[Stored data entries]
----------

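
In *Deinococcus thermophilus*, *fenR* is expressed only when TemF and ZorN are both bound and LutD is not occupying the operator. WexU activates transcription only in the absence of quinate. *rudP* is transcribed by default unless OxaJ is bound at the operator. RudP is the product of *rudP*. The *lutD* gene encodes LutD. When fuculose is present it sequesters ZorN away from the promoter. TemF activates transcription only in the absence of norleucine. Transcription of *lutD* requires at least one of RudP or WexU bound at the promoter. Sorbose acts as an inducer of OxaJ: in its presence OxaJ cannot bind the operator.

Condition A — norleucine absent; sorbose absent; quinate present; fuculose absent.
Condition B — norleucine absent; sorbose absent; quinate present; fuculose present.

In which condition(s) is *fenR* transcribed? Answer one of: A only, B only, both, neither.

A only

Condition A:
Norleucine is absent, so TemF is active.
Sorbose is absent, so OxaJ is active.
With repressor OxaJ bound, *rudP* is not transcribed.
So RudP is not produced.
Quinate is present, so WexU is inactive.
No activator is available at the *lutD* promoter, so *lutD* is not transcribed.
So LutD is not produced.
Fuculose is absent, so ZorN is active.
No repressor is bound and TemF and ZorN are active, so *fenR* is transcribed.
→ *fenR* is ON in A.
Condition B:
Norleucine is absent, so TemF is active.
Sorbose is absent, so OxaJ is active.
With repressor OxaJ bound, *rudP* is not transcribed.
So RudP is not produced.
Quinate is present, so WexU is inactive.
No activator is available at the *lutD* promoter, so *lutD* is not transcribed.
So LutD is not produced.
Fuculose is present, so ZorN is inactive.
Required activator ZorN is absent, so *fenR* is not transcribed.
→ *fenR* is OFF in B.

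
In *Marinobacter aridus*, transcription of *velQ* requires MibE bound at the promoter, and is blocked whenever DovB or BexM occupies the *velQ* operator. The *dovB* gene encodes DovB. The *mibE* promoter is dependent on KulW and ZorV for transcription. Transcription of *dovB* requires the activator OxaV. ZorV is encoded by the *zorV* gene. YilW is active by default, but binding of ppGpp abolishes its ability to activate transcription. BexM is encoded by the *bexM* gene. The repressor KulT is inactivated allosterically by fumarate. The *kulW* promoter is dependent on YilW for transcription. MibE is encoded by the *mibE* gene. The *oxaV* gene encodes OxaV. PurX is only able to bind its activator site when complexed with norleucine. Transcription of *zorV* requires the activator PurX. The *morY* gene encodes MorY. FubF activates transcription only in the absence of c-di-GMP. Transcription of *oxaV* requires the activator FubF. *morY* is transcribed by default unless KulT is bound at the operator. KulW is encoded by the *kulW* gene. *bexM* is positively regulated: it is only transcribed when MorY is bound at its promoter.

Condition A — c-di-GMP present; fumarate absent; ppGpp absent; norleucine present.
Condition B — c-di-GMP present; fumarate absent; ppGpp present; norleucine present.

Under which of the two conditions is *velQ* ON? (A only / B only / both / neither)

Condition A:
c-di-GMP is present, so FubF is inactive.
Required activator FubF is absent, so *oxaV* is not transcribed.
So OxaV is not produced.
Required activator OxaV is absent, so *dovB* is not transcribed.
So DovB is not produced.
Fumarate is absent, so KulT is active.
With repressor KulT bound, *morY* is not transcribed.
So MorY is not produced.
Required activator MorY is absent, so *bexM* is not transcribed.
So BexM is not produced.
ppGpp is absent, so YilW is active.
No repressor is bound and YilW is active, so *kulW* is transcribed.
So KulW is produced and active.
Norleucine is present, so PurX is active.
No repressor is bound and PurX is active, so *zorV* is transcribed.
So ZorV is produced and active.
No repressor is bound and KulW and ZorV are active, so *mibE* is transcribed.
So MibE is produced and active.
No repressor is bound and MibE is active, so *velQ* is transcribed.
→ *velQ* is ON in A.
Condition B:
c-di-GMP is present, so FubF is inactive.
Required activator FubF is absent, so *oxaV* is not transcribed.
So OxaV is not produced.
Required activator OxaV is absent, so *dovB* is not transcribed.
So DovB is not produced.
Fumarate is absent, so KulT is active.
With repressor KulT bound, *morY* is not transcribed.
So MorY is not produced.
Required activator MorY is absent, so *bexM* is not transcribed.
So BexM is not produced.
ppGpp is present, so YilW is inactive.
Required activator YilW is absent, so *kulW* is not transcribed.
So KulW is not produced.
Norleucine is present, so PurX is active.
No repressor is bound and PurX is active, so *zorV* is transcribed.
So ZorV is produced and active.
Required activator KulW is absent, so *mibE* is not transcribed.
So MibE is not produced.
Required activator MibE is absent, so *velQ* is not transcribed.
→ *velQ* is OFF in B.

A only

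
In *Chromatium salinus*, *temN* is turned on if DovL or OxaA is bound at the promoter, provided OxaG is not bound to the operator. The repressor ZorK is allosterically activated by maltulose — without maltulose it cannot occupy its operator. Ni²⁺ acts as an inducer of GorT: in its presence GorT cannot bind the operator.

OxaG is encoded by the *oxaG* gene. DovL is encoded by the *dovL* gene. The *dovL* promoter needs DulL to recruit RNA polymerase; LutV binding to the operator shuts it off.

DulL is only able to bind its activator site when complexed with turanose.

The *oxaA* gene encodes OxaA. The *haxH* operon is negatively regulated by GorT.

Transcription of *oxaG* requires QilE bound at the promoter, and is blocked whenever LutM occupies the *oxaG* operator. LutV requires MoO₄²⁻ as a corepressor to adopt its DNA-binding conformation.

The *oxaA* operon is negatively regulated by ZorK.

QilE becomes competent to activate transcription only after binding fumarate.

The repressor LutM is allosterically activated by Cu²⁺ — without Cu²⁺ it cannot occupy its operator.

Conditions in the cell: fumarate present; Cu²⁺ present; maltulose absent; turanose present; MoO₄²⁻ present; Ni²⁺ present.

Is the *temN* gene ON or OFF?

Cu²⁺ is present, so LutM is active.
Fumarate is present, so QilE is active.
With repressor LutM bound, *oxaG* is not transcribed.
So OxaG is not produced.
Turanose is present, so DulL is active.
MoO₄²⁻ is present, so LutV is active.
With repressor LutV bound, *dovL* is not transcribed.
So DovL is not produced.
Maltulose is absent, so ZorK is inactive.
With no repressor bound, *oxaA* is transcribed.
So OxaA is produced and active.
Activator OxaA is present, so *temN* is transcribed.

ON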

----------

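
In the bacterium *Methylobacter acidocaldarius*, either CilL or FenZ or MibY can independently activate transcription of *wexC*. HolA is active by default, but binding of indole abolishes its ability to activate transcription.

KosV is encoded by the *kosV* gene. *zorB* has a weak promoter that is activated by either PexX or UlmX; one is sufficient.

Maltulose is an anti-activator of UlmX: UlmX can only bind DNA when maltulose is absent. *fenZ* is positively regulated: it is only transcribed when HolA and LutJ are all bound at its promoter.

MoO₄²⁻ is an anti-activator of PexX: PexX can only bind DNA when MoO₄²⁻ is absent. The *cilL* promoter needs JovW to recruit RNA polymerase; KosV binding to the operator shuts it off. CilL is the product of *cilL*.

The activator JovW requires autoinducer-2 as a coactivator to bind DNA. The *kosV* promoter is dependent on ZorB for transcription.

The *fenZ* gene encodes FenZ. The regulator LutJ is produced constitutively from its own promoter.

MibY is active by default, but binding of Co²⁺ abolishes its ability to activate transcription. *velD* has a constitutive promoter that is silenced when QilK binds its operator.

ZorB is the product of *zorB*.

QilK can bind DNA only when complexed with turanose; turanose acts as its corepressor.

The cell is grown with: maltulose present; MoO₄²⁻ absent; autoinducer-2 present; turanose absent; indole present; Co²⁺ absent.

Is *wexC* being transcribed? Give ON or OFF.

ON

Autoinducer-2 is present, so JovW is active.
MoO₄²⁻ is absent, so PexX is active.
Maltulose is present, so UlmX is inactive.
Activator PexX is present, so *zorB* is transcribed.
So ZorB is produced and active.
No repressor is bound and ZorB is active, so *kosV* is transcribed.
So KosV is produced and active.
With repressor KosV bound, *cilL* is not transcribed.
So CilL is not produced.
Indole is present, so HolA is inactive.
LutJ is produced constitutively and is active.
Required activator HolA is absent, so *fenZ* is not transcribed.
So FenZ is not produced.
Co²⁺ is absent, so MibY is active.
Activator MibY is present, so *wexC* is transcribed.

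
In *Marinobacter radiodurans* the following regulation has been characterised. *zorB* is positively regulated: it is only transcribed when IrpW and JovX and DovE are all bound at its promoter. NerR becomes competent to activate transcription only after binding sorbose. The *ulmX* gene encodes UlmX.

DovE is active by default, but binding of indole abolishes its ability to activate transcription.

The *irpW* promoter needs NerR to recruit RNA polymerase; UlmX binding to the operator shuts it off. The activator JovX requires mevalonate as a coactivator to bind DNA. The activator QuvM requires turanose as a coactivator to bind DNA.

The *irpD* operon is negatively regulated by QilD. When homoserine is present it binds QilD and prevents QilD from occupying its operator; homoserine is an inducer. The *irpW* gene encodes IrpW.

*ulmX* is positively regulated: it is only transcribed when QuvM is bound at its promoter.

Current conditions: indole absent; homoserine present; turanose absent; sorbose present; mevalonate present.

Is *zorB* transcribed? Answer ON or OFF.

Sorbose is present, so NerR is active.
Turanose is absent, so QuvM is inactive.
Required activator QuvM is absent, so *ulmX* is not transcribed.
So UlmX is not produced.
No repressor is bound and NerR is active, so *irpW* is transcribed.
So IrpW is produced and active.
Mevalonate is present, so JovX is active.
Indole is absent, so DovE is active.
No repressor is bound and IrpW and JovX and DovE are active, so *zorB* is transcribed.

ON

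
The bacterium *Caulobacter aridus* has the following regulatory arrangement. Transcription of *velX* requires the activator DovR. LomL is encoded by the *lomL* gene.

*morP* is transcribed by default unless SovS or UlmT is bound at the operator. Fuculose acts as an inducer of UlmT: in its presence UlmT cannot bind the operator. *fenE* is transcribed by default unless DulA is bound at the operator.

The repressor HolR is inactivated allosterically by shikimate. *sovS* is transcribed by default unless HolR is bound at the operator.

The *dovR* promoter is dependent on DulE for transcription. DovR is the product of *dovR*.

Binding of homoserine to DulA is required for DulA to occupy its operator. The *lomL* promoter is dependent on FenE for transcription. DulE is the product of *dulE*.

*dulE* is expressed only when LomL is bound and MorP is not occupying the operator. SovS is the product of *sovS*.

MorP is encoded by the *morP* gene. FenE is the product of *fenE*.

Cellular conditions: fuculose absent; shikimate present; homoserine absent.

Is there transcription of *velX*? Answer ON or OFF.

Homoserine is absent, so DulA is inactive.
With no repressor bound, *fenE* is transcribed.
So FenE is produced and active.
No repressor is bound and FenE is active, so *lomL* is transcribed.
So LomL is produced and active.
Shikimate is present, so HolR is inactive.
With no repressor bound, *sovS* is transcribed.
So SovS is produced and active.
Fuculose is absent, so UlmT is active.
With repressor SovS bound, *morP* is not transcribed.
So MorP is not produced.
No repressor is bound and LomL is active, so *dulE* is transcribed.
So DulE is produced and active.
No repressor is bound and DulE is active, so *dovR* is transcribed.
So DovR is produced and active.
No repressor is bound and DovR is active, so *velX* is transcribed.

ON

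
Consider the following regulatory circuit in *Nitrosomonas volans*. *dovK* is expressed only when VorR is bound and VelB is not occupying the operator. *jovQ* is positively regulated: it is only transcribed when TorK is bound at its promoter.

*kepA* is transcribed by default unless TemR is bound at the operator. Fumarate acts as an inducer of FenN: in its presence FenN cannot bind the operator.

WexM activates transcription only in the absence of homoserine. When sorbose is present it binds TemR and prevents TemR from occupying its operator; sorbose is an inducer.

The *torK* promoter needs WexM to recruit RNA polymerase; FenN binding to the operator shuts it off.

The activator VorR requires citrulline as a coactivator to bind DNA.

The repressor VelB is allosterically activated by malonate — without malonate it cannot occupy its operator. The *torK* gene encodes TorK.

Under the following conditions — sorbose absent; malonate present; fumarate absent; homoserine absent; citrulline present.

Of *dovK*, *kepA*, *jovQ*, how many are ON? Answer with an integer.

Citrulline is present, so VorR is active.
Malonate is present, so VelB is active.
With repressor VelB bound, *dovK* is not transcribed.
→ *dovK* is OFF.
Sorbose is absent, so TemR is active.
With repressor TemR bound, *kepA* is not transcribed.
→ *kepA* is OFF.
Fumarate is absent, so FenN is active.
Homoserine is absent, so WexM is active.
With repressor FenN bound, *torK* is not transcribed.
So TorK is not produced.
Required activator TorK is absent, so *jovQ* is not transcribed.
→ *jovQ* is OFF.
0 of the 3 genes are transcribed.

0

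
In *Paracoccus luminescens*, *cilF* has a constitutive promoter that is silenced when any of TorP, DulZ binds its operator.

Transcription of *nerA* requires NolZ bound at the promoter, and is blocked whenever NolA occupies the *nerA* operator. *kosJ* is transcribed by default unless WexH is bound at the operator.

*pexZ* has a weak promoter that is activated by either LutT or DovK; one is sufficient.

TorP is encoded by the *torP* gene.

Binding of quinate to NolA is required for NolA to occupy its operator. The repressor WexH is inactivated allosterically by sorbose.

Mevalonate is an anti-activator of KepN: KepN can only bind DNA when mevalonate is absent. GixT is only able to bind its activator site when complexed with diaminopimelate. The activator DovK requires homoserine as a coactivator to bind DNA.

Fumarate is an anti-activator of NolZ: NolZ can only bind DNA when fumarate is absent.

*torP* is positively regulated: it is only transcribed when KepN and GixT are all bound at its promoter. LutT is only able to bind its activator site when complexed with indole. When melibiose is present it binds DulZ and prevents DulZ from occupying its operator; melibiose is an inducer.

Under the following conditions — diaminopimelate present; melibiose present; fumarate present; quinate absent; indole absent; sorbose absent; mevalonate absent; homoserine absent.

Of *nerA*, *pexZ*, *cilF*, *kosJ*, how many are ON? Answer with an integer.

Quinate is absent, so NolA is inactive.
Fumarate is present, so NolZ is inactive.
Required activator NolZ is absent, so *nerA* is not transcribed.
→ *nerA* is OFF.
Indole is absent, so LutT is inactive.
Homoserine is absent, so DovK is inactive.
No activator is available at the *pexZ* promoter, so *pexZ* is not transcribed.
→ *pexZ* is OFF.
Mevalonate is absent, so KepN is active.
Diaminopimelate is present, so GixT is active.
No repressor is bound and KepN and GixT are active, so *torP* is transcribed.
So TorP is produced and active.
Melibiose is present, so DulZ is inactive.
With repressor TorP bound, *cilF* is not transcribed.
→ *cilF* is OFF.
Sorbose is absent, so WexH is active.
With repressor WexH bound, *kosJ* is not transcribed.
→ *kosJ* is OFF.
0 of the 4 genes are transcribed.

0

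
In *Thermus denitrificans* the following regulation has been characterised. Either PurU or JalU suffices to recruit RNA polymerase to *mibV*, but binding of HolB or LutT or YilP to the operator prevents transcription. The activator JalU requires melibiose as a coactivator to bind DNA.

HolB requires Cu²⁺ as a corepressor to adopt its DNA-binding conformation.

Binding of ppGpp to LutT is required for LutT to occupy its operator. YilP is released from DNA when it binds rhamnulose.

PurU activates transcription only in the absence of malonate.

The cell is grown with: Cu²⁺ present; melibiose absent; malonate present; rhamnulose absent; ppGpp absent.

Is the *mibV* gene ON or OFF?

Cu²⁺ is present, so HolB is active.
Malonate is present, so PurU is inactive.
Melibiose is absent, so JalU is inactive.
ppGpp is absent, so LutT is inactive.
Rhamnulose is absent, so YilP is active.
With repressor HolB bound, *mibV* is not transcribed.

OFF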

----------

§ DIRECTIONS:
Restate word for word the lines of the data above, starting at the line containing "In *Deinococcus thermophilus*, *fenR*" and ending at the line containing "Condition A — norleucine", both included, and nothing more.

§ ANSWER:
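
In *Deinococcus thermophilus*, *fenR* is expressed only when TemF and ZorN are both bound and LutD is not occupying the operator. WexU activates transcription only in the absence of quinate. *rudP* is transcribed by default unless OxaJ is bound at the operator. RudP is the product of *rudP*. The *lutD* gene encodes LutD. When fuculose is present it sequesters ZorN away from the promoter. TemF activates transcription only in the absence of norleucine. Transcription of *lutD* requires at least one of RudP or WexU bound at the promoter. Sorbose acts as an inducer of OxaJ: in its presence OxaJ cannot bind the operator.

Condition A — norleucine absent; sorbose absent; quinate present; fuculose absent.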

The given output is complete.